REQUIREMENT: The answer must consist of every line below containing "from".

MATERIAL SUPPLIED:

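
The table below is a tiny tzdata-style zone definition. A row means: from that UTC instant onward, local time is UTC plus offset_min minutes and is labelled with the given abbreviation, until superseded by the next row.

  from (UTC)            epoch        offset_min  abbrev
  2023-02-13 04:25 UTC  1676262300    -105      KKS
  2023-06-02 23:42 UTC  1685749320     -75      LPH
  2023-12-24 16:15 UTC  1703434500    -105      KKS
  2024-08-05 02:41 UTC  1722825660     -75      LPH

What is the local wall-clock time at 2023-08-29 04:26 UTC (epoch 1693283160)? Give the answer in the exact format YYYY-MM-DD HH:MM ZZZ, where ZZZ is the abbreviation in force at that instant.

Query: 2023-08-29 04:26 UTC
Rule 2/4 (LPH, -01:15): 2023-06-02 23:42 UTC ≤ query < 2023-12-24 16:15 UTC
4·60 + 26 - 75 = 191 min
191 = 0·1440 + 191; 191 = 3·60 + 11 → 03:11, same day
→ 2023-08-29 03:11 LPH

2023-08-29 03:11 LPH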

REPLY TO THE EXERCISE:
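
The table below is a tiny tzdata-style zone definition. A row means: from that UTC instant onward, local time is UTC plus offset_min minutes and is labelled with the given abbreviation, until superseded by the next row.
  from (UTC)            epoch        offset_min  abbrev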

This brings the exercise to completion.